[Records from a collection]

· · · ·

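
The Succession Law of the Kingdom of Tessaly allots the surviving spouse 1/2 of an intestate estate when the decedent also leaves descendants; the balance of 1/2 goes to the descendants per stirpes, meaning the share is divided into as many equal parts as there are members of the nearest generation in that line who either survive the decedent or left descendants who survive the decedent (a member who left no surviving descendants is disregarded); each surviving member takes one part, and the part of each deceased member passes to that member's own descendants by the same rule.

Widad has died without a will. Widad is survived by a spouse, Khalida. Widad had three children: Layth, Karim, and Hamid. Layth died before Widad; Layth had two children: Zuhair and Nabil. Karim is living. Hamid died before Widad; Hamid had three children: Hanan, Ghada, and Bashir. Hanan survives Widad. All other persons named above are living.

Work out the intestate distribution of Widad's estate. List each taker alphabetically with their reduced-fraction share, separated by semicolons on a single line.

Bashir 1/18; Ghada 1/18; Hanan 1/18; Karim 1/6; Khalida 1/2; Nabil 1/12; Zuhair 1/12

Khalida, as surviving spouse, takes 1/2.
The remaining 1/2 passes to Widad's descendants per stirpes.
The 1/2 is divided into 3 equal shares of 1/6 among Layth, Karim, Hamid.
Layth predeceased; the 1/6 allotted to Layth's branch passes to Layth's issue by representation.
The 1/6 is divided into 2 equal shares of 1/12 among Zuhair, Nabil.
Zuhair is living and takes 1/12.
Nabil is living and takes 1/12.
Karim is living and takes 1/6.
Hamid predeceased; the 1/6 allotted to Hamid's branch passes to Hamid's issue by representation.
The 1/6 is divided into 3 equal shares of 1/18 among Hanan, Ghada, Bashir.
Hanan is living and takes 1/18.
Ghada is living and takes 1/18.
Bashir is living and takes 1/18.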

· · · ·

→ The task
Quote the data in full, keeping each word unchanged.

→ Answer for this exercise
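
The Succession Law of the Kingdom of Tessaly allots the surviving spouse 1/2 of an intestate estate when the decedent also leaves descendants; the balance of 1/2 goes to the descendants per stirpes, meaning the share is divided into as many equal parts as there are members of the nearest generation in that line who either survive the decedent or left descendants who survive the decedent (a member who left no surviving descendants is disregarded); each surviving member takes one part, and the part of each deceased member passes to that member's own descendants by the same rule.

Widad has died without a will. Widad is survived by a spouse, Khalida. Widad had three children: Layth, Karim, and Hamid. Layth died before Widad; Layth had two children: Zuhair and Nabil. Karim is living. Hamid died before Widad; Hamid had three children: Hanan, Ghada, and Bashir. Hanan survives Widad. All other persons named above are living.

Work out the intestate distribution of Widad's estate. List each taker alphabetically with their reduced-fraction share, separated by semicolons on a single line.

Bashir 1/18; Ghada 1/18; Hanan 1/18; Karim 1/6; Khalida 1/2; Nabil 1/12; Zuhair 1/12

Khalida, as surviving spouse, takes 1/2.
The remaining 1/2 passes to Widad's descendants per stirpes.
The 1/2 is divided into 3 equal shares of 1/6 among Layth, Karim, Hamid.
Layth predeceased; the 1/6 allotted to Layth's branch passes to Layth's issue by representation.
The 1/6 is divided into 2 equal shares of 1/12 among Zuhair, Nabil.
Zuhair is living and takes 1/12.
Nabil is living and takes 1/12.
Karim is living and takes 1/6.
Hamid predeceased; the 1/6 allotted to Hamid's branch passes to Hamid's issue by representation.
The 1/6 is divided into 3 equal shares of 1/18 among Hanan, Ghada, Bashir.
Hanan is living and takes 1/18.
Ghada is living and takes 1/18.
Bashir is living and takes 1/18.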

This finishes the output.